RECORDS SHOWN>
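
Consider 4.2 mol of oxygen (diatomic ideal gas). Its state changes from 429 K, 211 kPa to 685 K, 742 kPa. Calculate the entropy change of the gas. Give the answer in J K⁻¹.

ΔS = 13.3 J/K

ΔS = nC_p ln(T₂/T₁) − nR ln(P₂/P₁), with C_p = 7R/2 = 29.1 J mol⁻¹ K⁻¹ for a diatomic ideal gas.
ΔS = 4.2 × [29.1 × ln(685/429) − 8.314 × ln(742/211)] = 13.3 J/K.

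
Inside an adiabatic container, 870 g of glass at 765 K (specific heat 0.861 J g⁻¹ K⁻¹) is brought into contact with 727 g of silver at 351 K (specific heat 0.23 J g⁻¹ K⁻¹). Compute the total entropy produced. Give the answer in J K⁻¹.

Energy balance: T_f = (m₁c₁T₁ + m₂c₂T₂)/(m₁c₁ + m₂c₂) = 689.45 K.
ΔS₁ = m₁c₁ ln(T_f/T₁) = 749.07 × ln(689.45/765) = -77.89 J/K.
ΔS₂ = m₂c₂ ln(T_f/T₂) = 167.21 × ln(689.45/351) = 112.9 J/K.
ΔS_total = -77.89 + 112.9 = 35 J/K.

ΔS_total = 35 J/K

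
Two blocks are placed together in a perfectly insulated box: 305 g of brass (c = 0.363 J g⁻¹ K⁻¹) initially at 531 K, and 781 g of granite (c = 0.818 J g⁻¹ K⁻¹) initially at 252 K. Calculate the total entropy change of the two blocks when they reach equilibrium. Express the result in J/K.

Energy balance: T_f = (m₁c₁T₁ + m₂c₂T₂)/(m₁c₁ + m₂c₂) = 293.21 K.
ΔS₁ = m₁c₁ ln(T_f/T₁) = 110.715 × ln(293.21/531) = -65.75 J/K.
ΔS₂ = m₂c₂ ln(T_f/T₂) = 638.858 × ln(293.21/252) = 96.76 J/K.
ΔS_total = -65.75 + 96.76 = 31 J/K.

ΔS_total = 31 J/K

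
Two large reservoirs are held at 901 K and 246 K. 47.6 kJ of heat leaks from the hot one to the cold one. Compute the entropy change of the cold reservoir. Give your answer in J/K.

ΔS_cold = 193 J/K

The cold reservoir gains heat Q, so ΔS_cold = +Q/T_C = 47600/246 = 193 J/K.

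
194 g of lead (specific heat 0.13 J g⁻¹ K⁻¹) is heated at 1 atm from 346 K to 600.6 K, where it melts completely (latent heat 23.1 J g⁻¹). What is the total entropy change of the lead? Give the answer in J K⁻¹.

ΔS = 21.4 J/K

Warming step: ΔS₁ = m c ln(T_tr/T_i) = 194 × 0.13 × ln(600.6/346) = 13.91 J/K.
Phase change: ΔS₂ = +mL/T_tr = 194 × 23.1 / 600.6 = 7.462 J/K.
ΔS_total = (13.91) + (7.462) = 21.4 J/K.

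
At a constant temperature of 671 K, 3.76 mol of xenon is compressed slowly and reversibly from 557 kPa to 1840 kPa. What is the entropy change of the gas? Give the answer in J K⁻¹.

For an isothermal ideal gas ΔS_gas = nR ln(P₁/P₂) = 3.76 × 8.314 × ln(557/1840) = -37.4 J/K.

ΔS_gas = -37.4 J/K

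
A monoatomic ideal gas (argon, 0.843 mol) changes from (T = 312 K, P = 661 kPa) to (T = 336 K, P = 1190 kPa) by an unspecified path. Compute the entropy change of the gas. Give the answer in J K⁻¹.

ΔS = -2.82 J/K

ΔS = nC_p ln(T₂/T₁) − nR ln(P₂/P₁), with C_p = 5R/2 = 20.79 J mol⁻¹ K⁻¹ for a monoatomic ideal gas.
ΔS = 0.843 × [20.79 × ln(336/312) − 8.314 × ln(1190/661)] = -2.82 J/K.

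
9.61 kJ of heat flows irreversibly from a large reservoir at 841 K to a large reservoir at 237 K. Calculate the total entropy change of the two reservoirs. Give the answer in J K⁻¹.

ΔS_total = 29.1 J/K

ΔS_hot = −Q/T_H = −9610/841 = -11.43 J/K and ΔS_cold = +Q/T_C = 9610/237 = 40.55 J/K.
ΔS_total = -11.43 + 40.55 = 29.1 J/K, positive as the second law requires.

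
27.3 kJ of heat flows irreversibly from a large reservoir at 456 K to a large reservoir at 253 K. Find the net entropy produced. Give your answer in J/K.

ΔS_total = 48 J/K

ΔS_hot = −Q/T_H = −27300/456 = -59.87 J/K and ΔS_cold = +Q/T_C = 27300/253 = 107.9 J/K.
ΔS_total = -59.87 + 107.9 = 48 J/K, positive as the second law requires.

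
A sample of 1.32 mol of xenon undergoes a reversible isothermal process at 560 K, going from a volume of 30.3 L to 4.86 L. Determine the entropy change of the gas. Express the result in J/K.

For an isothermal ideal gas ΔS_gas = nR ln(V₂/V₁) = 1.32 × 8.314 × ln(4.86/30.3) = -20.1 J/K.

ΔS_gas = -20.1 J/K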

TASK TO CARRY OUT>
From the line containing "A sample of" down to the final line of the data, write out every line exactly; both the first and last of these belong in your answer, and nothing else does.

TASK SOLUTION>
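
A sample of 1.32 mol of xenon undergoes a reversible isothermal process at 560 K, going from a volume of 30.3 L to 4.86 L. Determine the entropy change of the gas. Express the result in J/K.

For an isothermal ideal gas ΔS_gas = nR ln(V₂/V₁) = 1.32 × 8.314 × ln(4.86/30.3) = -20.1 J/K.

ΔS_gas = -20.1 J/K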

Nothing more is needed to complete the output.